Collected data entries
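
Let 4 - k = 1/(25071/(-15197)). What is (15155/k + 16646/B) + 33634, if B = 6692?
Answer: 2038347929311/55199918 ≈ 36927.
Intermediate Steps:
k = 115481/25071 (k = 4 - 1/(25071/(-15197)) = 4 - 1/(25071*(-1/15197)) = 4 - 1/(-25071/15197) = 4 - 1*(-15197/25071) = 4 + 15197/25071 = 115481/25071 ≈ 4.6062)
(15155/k + 16646/B) + 33634 = (15155/(115481/25071) + 16646/6692) + 33634 = (15155*(25071/115481) + 16646*(1/6692)) + 33634 = (379951005/115481 + 1189/478) + 33634 = 181753887299/55199918 + 33634 = 2038347929311/55199918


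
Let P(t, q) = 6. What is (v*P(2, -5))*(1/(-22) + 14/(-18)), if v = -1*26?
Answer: 4238/33 ≈ 128.42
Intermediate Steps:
v = -26
(v*P(2, -5))*(1/(-22) + 14/(-18)) = (-26*6)*(1/(-22) + 14/(-18)) = -156*(1*(-1/22) + 14*(-1/18)) = -156*(-1/22 - 7/9) = -156*(-163/198) = 4238/33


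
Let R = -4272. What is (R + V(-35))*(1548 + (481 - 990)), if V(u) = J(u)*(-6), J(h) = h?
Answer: -4220418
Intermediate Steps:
V(u) = -6*u (V(u) = u*(-6) = -6*u)
(R + V(-35))*(1548 + (481 - 990)) = (-4272 - 6*(-35))*(1548 + (481 - 990)) = (-4272 + 210)*(1548 - 509) = -4062*1039 = -4220418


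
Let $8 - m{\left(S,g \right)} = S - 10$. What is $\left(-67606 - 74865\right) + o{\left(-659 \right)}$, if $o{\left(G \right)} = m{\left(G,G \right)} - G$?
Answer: $-141135$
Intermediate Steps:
$m{\left(S,g \right)} = 18 - S$ ($m{\left(S,g \right)} = 8 - \left(S - 10\right) = 8 - \left(-10 + S\right) = 18 - S$)
$o{\left(G \right)} = 18 - 2 G$ ($o{\left(G \right)} = \left(18 - G\right) - G = 18 - 2 G$)
$\left(-67606 - 74865\right) + o{\left(-659 \right)} = \left(-67606 - 74865\right) + \left(18 - -1318\right) = \left(-67606 - 74865\right) + \left(18 + 1318\right) = -142471 + 1336 = -141135$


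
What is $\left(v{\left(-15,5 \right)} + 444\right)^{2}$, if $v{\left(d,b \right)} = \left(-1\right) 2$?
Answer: $195364$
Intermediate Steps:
$v{\left(d,b \right)} = -2$
$\left(v{\left(-15,5 \right)} + 444\right)^{2} = \left(-2 + 444\right)^{2} = 442^{2} = 195364$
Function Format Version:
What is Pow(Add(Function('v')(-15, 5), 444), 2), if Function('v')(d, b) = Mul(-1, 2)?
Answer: 195364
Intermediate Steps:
Function('v')(d, b) = -2
Pow(Add(Function('v')(-15, 5), 444), 2) = Pow(Add(-2, 444), 2) = Pow(442, 2) = 195364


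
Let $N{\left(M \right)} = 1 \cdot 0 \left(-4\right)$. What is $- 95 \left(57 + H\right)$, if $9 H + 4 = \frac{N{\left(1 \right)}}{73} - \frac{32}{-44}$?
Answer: $- \frac{59185}{11} \approx -5380.5$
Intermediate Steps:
$N{\left(M \right)} = 0$ ($N{\left(M \right)} = 0 \left(-4\right) = 0$)
$H = - \frac{4}{11}$ ($H = - \frac{4}{9} + \frac{\frac{0}{73} - \frac{32}{-44}}{9} = - \frac{4}{9} + \frac{0 \cdot \frac{1}{73} - - \frac{8}{11}}{9} = - \frac{4}{9} + \frac{0 + \frac{8}{11}}{9} = - \frac{4}{9} + \frac{1}{9} \cdot \frac{8}{11} = - \frac{4}{9} + \frac{8}{99} = - \frac{4}{11} \approx -0.36364$)
$- 95 \left(57 + H\right) = - 95 \left(57 - \frac{4}{11}\right) = \left(-95\right) \frac{623}{11} = - \frac{59185}{11}$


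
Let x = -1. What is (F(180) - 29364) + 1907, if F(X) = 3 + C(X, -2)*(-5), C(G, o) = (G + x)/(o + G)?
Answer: -4887707/178 ≈ -27459.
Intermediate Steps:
C(G, o) = (-1 + G)/(G + o) (C(G, o) = (G - 1)/(o + G) = (-1 + G)/(G + o))
F(X) = 3 - 5*(-1 + X)/(-2 + X) (F(X) = 3 + ((-1 + X)/(X - 2))*(-5) = 3 + ((-1 + X)/(-2 + X))*(-5) = 3 - 5*(-1 + X)/(-2 + X))
(F(180) - 29364) + 1907 = ((-1 - 2*180)/(-2 + 180) - 29364) + 1907 = ((-1 - 360)/178 - 29364) + 1907 = ((1/178)*(-361) - 29364) + 1907 = (-361/178 - 29364) + 1907 = -5227153/178 + 1907 = -4887707/178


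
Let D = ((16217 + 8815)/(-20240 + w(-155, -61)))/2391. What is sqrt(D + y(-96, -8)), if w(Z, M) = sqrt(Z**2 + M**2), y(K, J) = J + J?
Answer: 2*sqrt(-51428183182 + 2540836*sqrt(27746))/(797*sqrt(20240 - sqrt(27746))) ≈ 4.0001*I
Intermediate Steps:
y(K, J) = 2*J
w(Z, M) = sqrt(M**2 + Z**2)
D = 8344/(797*(-20240 + sqrt(27746))) (D = ((16217 + 8815)/(-20240 + sqrt((-61)**2 + (-155)**2)))/2391 = (25032/(-20240 + sqrt(3721 + 24025)))*(1/2391) = (25032/(-20240 + sqrt(27746)))*(1/2391) = 8344/(797*(-20240 + sqrt(27746))) ≈ -0.00052155)
sqrt(D + y(-96, -8)) = sqrt((-84441280/163237496819 - 4172*sqrt(27746)/163237496819) + 2*(-8)) = sqrt((-84441280/163237496819 - 4172*sqrt(27746)/163237496819) - 16) = sqrt(-2611884390384/163237496819 - 4172*sqrt(27746)/163237496819)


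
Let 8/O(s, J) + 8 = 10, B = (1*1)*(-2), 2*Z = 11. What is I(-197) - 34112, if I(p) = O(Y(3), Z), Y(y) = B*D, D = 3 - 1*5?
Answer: -34108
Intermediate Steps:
Z = 11/2 (Z = (1/2)*11 = 11/2 ≈ 5.5000)
B = -2 (B = 1*(-2) = -2)
D = -2 (D = 3 - 5 = -2)
Y(y) = 4 (Y(y) = -2*(-2) = 4)
O(s, J) = 4 (O(s, J) = 8/(-8 + 10) = 8/2 = 8*(1/2) = 4)
I(p) = 4
I(-197) - 34112 = 4 - 34112 = -34108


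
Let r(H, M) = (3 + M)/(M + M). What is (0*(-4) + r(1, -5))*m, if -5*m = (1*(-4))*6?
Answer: 24/25 ≈ 0.96000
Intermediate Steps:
r(H, M) = (3 + M)/(2*M) (r(H, M) = (3 + M)/((2*M)) = (3 + M)*(1/(2*M)) = (3 + M)/(2*M))
m = 24/5 (m = -1*(-4)*6/5 = -(-4)*6/5 = -⅕*(-24) = 24/5 ≈ 4.8000)
(0*(-4) + r(1, -5))*m = (0*(-4) + (½)*(3 - 5)/(-5))*(24/5) = (0 + (½)*(-⅕)*(-2))*(24/5) = (0 + ⅕)*(24/5) = (⅕)*(24/5) = 24/25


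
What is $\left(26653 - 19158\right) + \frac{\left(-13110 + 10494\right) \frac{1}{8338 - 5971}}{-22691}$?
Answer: $\frac{134184477377}{17903199} \approx 7495.0$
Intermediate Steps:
$\left(26653 - 19158\right) + \frac{\left(-13110 + 10494\right) \frac{1}{8338 - 5971}}{-22691} = 7495 + - \frac{2616}{2367} \left(- \frac{1}{22691}\right) = 7495 + \left(-2616\right) \frac{1}{2367} \left(- \frac{1}{22691}\right) = 7495 - - \frac{872}{17903199} = 7495 + \frac{872}{17903199} = \frac{134184477377}{17903199}$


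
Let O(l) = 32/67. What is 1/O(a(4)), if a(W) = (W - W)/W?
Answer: 67/32 ≈ 2.0938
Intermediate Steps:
a(W) = 0 (a(W) = 0/W = 0)
O(l) = 32/67 (O(l) = 32*(1/67) = 32/67)
1/O(a(4)) = 1/(32/67) = 67/32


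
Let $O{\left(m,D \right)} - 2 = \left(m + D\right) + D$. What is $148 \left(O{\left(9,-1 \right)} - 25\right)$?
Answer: $-2368$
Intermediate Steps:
$O{\left(m,D \right)} = 2 + m + 2 D$ ($O{\left(m,D \right)} = 2 + \left(\left(m + D\right) + D\right) = 2 + \left(\left(D + m\right) + D\right) = 2 + \left(m + 2 D\right) = 2 + m + 2 D$)
$148 \left(O{\left(9,-1 \right)} - 25\right) = 148 \left(\left(2 + 9 + 2 \left(-1\right)\right) - 25\right) = 148 \left(\left(2 + 9 - 2\right) - 25\right) = 148 \left(9 - 25\right) = 148 \left(-16\right) = -2368$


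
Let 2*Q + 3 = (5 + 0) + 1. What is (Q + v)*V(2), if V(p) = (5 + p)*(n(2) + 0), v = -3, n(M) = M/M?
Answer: -21/2 ≈ -10.500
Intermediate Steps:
Q = 3/2 (Q = -3/2 + ((5 + 0) + 1)/2 = -3/2 + (5 + 1)/2 = -3/2 + (1/2)*6 = -3/2 + 3 = 3/2 ≈ 1.5000)
n(M) = 1
V(p) = 5 + p (V(p) = (5 + p)*(1 + 0) = (5 + p)*1 = 5 + p)
(Q + v)*V(2) = (3/2 - 3)*(5 + 2) = -3/2*7 = -21/2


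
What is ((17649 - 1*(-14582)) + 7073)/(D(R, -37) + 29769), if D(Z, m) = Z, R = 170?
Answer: 39304/29939 ≈ 1.3128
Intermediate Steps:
((17649 - 1*(-14582)) + 7073)/(D(R, -37) + 29769) = ((17649 - 1*(-14582)) + 7073)/(170 + 29769) = ((17649 + 14582) + 7073)/29939 = (32231 + 7073)*(1/29939) = 39304*(1/29939) = 39304/29939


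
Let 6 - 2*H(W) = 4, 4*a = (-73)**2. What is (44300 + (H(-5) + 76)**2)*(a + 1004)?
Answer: 469390005/4 ≈ 1.1735e+8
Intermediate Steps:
a = 5329/4 (a = (1/4)*(-73)**2 = (1/4)*5329 = 5329/4 ≈ 1332.3)
H(W) = 1 (H(W) = 3 - 1/2*4 = 3 - 2 = 1)
(44300 + (H(-5) + 76)**2)*(a + 1004) = (44300 + (1 + 76)**2)*(5329/4 + 1004) = (44300 + 77**2)*(9345/4) = (44300 + 5929)*(9345/4) = 50229*(9345/4) = 469390005/4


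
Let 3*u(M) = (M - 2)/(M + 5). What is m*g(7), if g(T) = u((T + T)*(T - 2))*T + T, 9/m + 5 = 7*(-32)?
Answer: -2051/5725 ≈ -0.35825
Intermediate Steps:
u(M) = (-2 + M)/(3*(5 + M)) (u(M) = ((M - 2)/(M + 5))/3 = ((-2 + M)/(5 + M))/3 = (-2 + M)/(3*(5 + M)))
m = -9/229 (m = 9/(-5 + 7*(-32)) = 9/(-5 - 224) = 9/(-229) = 9*(-1/229) = -9/229 ≈ -0.039301)
g(T) = T + T*(-2 + 2*T*(-2 + T))/(3*(5 + 2*T*(-2 + T))) (g(T) = ((-2 + (T + T)*(T - 2))/(3*(5 + (T + T)*(T - 2))))*T + T = ((-2 + (2*T)*(-2 + T))/(3*(5 + (2*T)*(-2 + T))))*T + T = ((-2 + 2*T*(-2 + T))/(3*(5 + 2*T*(-2 + T))))*T + T = T*(-2 + 2*T*(-2 + T))/(3*(5 + 2*T*(-2 + T))) + T = T + T*(-2 + 2*T*(-2 + T))/(3*(5 + 2*T*(-2 + T))))
m*g(7) = -3*7*(13 + 8*7*(-2 + 7))/(229*(5 + 2*7*(-2 + 7))) = -3*7*(13 + 8*7*5)/(229*(5 + 2*7*5)) = -3*7*(13 + 280)/(229*(5 + 70)) = -3*7*293/(229*75) = -9/229*2051/225 = -2051/5725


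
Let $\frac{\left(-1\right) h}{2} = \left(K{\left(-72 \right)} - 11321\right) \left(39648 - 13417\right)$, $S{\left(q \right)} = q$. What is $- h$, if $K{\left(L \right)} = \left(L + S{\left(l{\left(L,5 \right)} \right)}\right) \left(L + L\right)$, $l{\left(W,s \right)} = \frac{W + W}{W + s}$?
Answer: $- \frac{4437603194}{67} \approx -6.6233 \cdot 10^{7}$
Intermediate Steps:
$l{\left(W,s \right)} = \frac{2 W}{W + s}$
$K{\left(L \right)} = 2 L \left(L + \frac{2 L}{5 + L}\right)$ ($K{\left(L \right)} = \left(L + \frac{2 L}{L + 5}\right) \left(L + L\right) = \left(L + \frac{2 L}{5 + L}\right) 2 L = 2 L \left(L + \frac{2 L}{5 + L}\right)$)
$h = \frac{4437603194}{67}$ ($h = - 2 \left(\frac{2 \left(-72\right)^{2} \left(7 - 72\right)}{5 - 72} - 11321\right) \left(39648 - 13417\right) = - 2 \left(2 \cdot 5184 \frac{1}{-67} \left(-65\right) - 11321\right) 26231 = - 2 \left(2 \cdot 5184 \left(- \frac{1}{67}\right) \left(-65\right) - 11321\right) 26231 = - 2 \left(\frac{673920}{67} - 11321\right) 26231 = - 2 \left(\left(- \frac{84587}{67}\right) 26231\right) = \left(-2\right) \left(- \frac{2218801597}{67}\right) = \frac{4437603194}{67} \approx 6.6233 \cdot 10^{7}$)
$- h = \left(-1\right) \frac{4437603194}{67} = - \frac{4437603194}{67}$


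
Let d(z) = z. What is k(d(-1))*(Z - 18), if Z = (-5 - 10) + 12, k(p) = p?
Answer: 21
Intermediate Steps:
Z = -3 (Z = -15 + 12 = -3)
k(d(-1))*(Z - 18) = -(-3 - 18) = -1*(-21) = 21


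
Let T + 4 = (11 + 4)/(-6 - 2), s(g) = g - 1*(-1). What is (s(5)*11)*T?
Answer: -1551/4 ≈ -387.75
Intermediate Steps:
s(g) = 1 + g (s(g) = g + 1 = 1 + g)
T = -47/8 (T = -4 + (11 + 4)/(-6 - 2) = -4 + 15/(-8) = -4 + 15*(-⅛) = -4 - 15/8 = -47/8 ≈ -5.8750)
(s(5)*11)*T = ((1 + 5)*11)*(-47/8) = (6*11)*(-47/8) = 66*(-47/8) = -1551/4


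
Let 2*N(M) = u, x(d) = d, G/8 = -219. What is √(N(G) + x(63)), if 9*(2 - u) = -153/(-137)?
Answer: √4800206/274 ≈ 7.9961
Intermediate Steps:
u = 257/137 (u = 2 - (-17)/(-137) = 2 - (-17)*(-1)/137 = 2 - ⅑*153/137 = 2 - 17/137 = 257/137 ≈ 1.8759)
G = -1752 (G = 8*(-219) = -1752)
N(M) = 257/274 (N(M) = (½)*(257/137) = 257/274)
√(N(G) + x(63)) = √(257/274 + 63) = √(17519/274) = √4800206/274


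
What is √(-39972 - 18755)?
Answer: I*√58727 ≈ 242.34*I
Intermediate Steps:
√(-39972 - 18755) = √(-58727) = I*√58727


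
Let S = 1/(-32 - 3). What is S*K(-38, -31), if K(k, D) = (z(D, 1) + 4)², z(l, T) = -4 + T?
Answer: -1/35 ≈ -0.028571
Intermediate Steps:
S = -1/35 (S = 1/(-35) = -1/35 ≈ -0.028571)
K(k, D) = 1 (K(k, D) = ((-4 + 1) + 4)² = (-3 + 4)² = 1² = 1)
S*K(-38, -31) = -1/35*1 = -1/35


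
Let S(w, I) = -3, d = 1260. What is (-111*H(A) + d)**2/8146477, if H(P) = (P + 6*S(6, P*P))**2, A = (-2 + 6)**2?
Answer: 665856/8146477 ≈ 0.081735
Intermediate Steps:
A = 16 (A = 4**2 = 16)
H(P) = (-18 + P)**2 (H(P) = (P + 6*(-3))**2 = (P - 18)**2 = (-18 + P)**2)
(-111*H(A) + d)**2/8146477 = (-111*(-18 + 16)**2 + 1260)**2/8146477 = (-111*(-2)**2 + 1260)**2*(1/8146477) = (-111*4 + 1260)**2*(1/8146477) = (-444 + 1260)**2*(1/8146477) = 816**2*(1/8146477) = 665856*(1/8146477) = 665856/8146477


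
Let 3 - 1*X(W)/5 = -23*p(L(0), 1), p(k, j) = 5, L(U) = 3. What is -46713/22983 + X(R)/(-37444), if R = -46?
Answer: -293780257/143429242 ≈ -2.0483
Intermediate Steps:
X(W) = 590 (X(W) = 15 - (-115)*5 = 15 - 5*(-115) = 15 + 575 = 590)
-46713/22983 + X(R)/(-37444) = -46713/22983 + 590/(-37444) = -46713*1/22983 + 590*(-1/37444) = -15571/7661 - 295/18722 = -293780257/143429242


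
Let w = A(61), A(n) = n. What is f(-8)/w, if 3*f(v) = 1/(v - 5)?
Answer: -1/2379 ≈ -0.00042034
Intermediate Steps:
w = 61
f(v) = 1/(3*(-5 + v)) (f(v) = 1/(3*(v - 5)) = 1/(3*(-5 + v)))
f(-8)/w = (1/(3*(-5 - 8)))/61 = ((1/3)/(-13))*(1/61) = ((1/3)*(-1/13))*(1/61) = -1/39*1/61 = -1/2379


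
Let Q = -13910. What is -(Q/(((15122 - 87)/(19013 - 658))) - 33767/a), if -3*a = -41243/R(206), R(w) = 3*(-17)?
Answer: 2090481249773/124017701 ≈ 16856.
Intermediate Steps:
R(w) = -51
a = -41243/153 (a = -(-41243)/(3*(-51)) = -(-41243)*(-1)/(3*51) = -⅓*41243/51 = -41243/153 ≈ -269.56)
-(Q/(((15122 - 87)/(19013 - 658))) - 33767/a) = -(-13910*(19013 - 658)/(15122 - 87) - 33767/(-41243/153)) = -(-13910/(15035/18355) - 33767*(-153/41243)) = -(-13910/(15035*(1/18355)) + 5166351/41243) = -(-13910/3007/3671 + 5166351/41243) = -(-13910*3671/3007 + 5166351/41243) = -(-51063610/3007 + 5166351/41243) = -1*(-2090481249773/124017701) = 2090481249773/124017701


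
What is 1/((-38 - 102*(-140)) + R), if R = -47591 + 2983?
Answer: -1/30366 ≈ -3.2932e-5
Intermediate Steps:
R = -44608
1/((-38 - 102*(-140)) + R) = 1/((-38 - 102*(-140)) - 44608) = 1/((-38 + 14280) - 44608) = 1/(14242 - 44608) = 1/(-30366) = -1/30366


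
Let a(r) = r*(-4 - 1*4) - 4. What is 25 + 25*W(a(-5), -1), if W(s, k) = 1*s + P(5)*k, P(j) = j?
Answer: 800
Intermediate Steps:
a(r) = -4 - 8*r (a(r) = r*(-4 - 4) - 4 = r*(-8) - 4 = -8*r - 4 = -4 - 8*r)
W(s, k) = s + 5*k (W(s, k) = 1*s + 5*k = s + 5*k)
25 + 25*W(a(-5), -1) = 25 + 25*((-4 - 8*(-5)) + 5*(-1)) = 25 + 25*((-4 + 40) - 5) = 25 + 25*(36 - 5) = 25 + 25*31 = 25 + 775 = 800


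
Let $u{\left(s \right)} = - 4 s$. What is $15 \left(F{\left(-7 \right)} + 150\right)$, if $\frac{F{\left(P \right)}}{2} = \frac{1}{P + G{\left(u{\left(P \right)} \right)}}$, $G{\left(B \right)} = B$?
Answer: $\frac{15760}{7} \approx 2251.4$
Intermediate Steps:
$F{\left(P \right)} = - \frac{2}{3 P}$ ($F{\left(P \right)} = \frac{2}{P - 4 P} = \frac{2}{\left(-3\right) P} = 2 \left(- \frac{1}{3 P}\right) = - \frac{2}{3 P}$)
$15 \left(F{\left(-7 \right)} + 150\right) = 15 \left(- \frac{2}{3 \left(-7\right)} + 150\right) = 15 \left(\left(- \frac{2}{3}\right) \left(- \frac{1}{7}\right) + 150\right) = 15 \left(\frac{2}{21} + 150\right) = 15 \cdot \frac{3152}{21} = \frac{15760}{7}$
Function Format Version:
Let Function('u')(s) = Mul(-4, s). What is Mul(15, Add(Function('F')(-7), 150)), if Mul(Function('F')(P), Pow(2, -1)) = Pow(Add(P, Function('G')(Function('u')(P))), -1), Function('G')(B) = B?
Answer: Rational(15760, 7) ≈ 2251.4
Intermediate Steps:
Function('F')(P) = Mul(Rational(-2, 3), Pow(P, -1)) (Function('F')(P) = Mul(2, Pow(Add(P, Mul(-4, P)), -1)) = Mul(2, Pow(Mul(-3, P), -1)) = Mul(2, Mul(Rational(-1, 3), Pow(P, -1))) = Mul(Rational(-2, 3), Pow(P, -1)))
Mul(15, Add(Function('F')(-7), 150)) = Mul(15, Add(Mul(Rational(-2, 3), Pow(-7, -1)), 150)) = Mul(15, Add(Mul(Rational(-2, 3), Rational(-1, 7)), 150)) = Mul(15, Add(Rational(2, 21), 150)) = Mul(15, Rational(3152, 21)) = Rational(15760, 7)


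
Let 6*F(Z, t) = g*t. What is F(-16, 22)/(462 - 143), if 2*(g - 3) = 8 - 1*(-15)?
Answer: 1/6 ≈ 0.16667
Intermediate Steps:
g = 29/2 (g = 3 + (8 - 1*(-15))/2 = 3 + (8 + 15)/2 = 3 + (1/2)*23 = 3 + 23/2 = 29/2 ≈ 14.500)
F(Z, t) = 29*t/12 (F(Z, t) = (29*t/2)/6 = 29*t/12)
F(-16, 22)/(462 - 143) = ((29/12)*22)/(462 - 143) = (319/6)/319 = (1/319)*(319/6) = 1/6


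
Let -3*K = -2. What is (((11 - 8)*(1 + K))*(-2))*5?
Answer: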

- [To do]
Using the data above, transcribe the lines that run from the line with "Answer: -34108" to the line with "Answer: -21/2 ≈ -10.500", both ends kept, and output nothing else.

- [Completed task]
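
Answer: -34108
Intermediate Steps:
Z = 11/2 (Z = (1/2)*11 = 11/2 ≈ 5.5000)
B = -2 (B = 1*(-2) = -2)
D = -2 (D = 3 - 5 = -2)
Y(y) = 4 (Y(y) = -2*(-2) = 4)
O(s, J) = 4 (O(s, J) = 8/(-8 + 10) = 8/2 = 8*(1/2) = 4)
I(p) = 4
I(-197) - 34112 = 4 - 34112 = -34108


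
Let r(H, M) = (3 + M)/(M + M). What is (0*(-4) + r(1, -5))*m, if -5*m = (1*(-4))*6?
Answer: 24/25 ≈ 0.96000
Intermediate Steps:
r(H, M) = (3 + M)/(2*M) (r(H, M) = (3 + M)/((2*M)) = (3 + M)*(1/(2*M)) = (3 + M)/(2*M))
m = 24/5 (m = -1*(-4)*6/5 = -(-4)*6/5 = -⅕*(-24) = 24/5 ≈ 4.8000)
(0*(-4) + r(1, -5))*m = (0*(-4) + (½)*(3 - 5)/(-5))*(24/5) = (0 + (½)*(-⅕)*(-2))*(24/5) = (0 + ⅕)*(24/5) = (⅕)*(24/5) = 24/25


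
What is $\left(26653 - 19158\right) + \frac{\left(-13110 + 10494\right) \frac{1}{8338 - 5971}}{-22691}$?
Answer: $\frac{134184477377}{17903199} \approx 7495.0$
Intermediate Steps:
$\left(26653 - 19158\right) + \frac{\left(-13110 + 10494\right) \frac{1}{8338 - 5971}}{-22691} = 7495 + - \frac{2616}{2367} \left(- \frac{1}{22691}\right) = 7495 + \left(-2616\right) \frac{1}{2367} \left(- \frac{1}{22691}\right) = 7495 - - \frac{872}{17903199} = 7495 + \frac{872}{17903199} = \frac{134184477377}{17903199}$


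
Let O(l) = 32/67. What is 1/O(a(4)), if a(W) = (W - W)/W?
Answer: 67/32 ≈ 2.0938
Intermediate Steps:
a(W) = 0 (a(W) = 0/W = 0)
O(l) = 32/67 (O(l) = 32*(1/67) = 32/67)
1/O(a(4)) = 1/(32/67) = 67/32


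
Let $O{\left(m,D \right)} - 2 = \left(m + D\right) + D$. What is $148 \left(O{\left(9,-1 \right)} - 25\right)$?
Answer: $-2368$
Intermediate Steps:
$O{\left(m,D \right)} = 2 + m + 2 D$ ($O{\left(m,D \right)} = 2 + \left(\left(m + D\right) + D\right) = 2 + \left(\left(D + m\right) + D\right) = 2 + \left(m + 2 D\right) = 2 + m + 2 D$)
$148 \left(O{\left(9,-1 \right)} - 25\right) = 148 \left(\left(2 + 9 + 2 \left(-1\right)\right) - 25\right) = 148 \left(\left(2 + 9 - 2\right) - 25\right) = 148 \left(9 - 25\right) = 148 \left(-16\right) = -2368$


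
Let 2*Q + 3 = (5 + 0) + 1. What is (Q + v)*V(2), if V(p) = (5 + p)*(n(2) + 0), v = -3, n(M) = M/M?
Answer: -21/2 ≈ -10.500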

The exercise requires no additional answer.